*** Listed entries ***
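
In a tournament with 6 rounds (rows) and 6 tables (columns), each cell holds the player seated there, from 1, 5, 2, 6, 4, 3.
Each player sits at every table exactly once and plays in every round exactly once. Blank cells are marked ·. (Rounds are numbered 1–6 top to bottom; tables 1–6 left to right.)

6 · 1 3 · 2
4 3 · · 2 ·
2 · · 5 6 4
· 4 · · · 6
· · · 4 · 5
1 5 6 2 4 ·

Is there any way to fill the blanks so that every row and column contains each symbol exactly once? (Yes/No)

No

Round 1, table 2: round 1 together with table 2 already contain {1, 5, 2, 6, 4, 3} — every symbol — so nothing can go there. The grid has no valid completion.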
*** End of Listed entries ***
*** Listed entries ***
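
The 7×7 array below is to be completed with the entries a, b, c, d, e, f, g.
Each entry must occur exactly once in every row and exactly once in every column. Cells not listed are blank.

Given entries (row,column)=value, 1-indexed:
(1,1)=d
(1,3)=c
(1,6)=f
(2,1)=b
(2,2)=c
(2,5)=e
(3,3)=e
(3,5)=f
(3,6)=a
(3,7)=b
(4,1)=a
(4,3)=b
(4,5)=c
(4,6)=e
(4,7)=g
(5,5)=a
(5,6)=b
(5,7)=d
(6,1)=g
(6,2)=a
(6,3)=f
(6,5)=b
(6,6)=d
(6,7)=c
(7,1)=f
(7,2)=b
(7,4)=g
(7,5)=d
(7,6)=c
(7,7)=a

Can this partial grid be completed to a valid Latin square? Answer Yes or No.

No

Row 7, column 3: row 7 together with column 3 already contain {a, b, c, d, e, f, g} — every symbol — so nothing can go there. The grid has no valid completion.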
*** End of Listed entries ***
◆ What is needed ◆
Starting at the line that has "In a tournament" in the records above, restate word for word every line until the one that has "1 5 6 2 4 ·", and include that one as well.

◆ Result of the task ◆
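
In a tournament with 6 rounds (rows) and 6 tables (columns), each cell holds the player seated there, from 1, 5, 2, 6, 4, 3.
Each player sits at every table exactly once and plays in every round exactly once. Blank cells are marked ·. (Rounds are numbered 1–6 top to bottom; tables 1–6 left to right.)

6 · 1 3 · 2
4 3 · · 2 ·
2 · · 5 6 4
· 4 · · · 6
· · · 4 · 5
1 5 6 2 4 ·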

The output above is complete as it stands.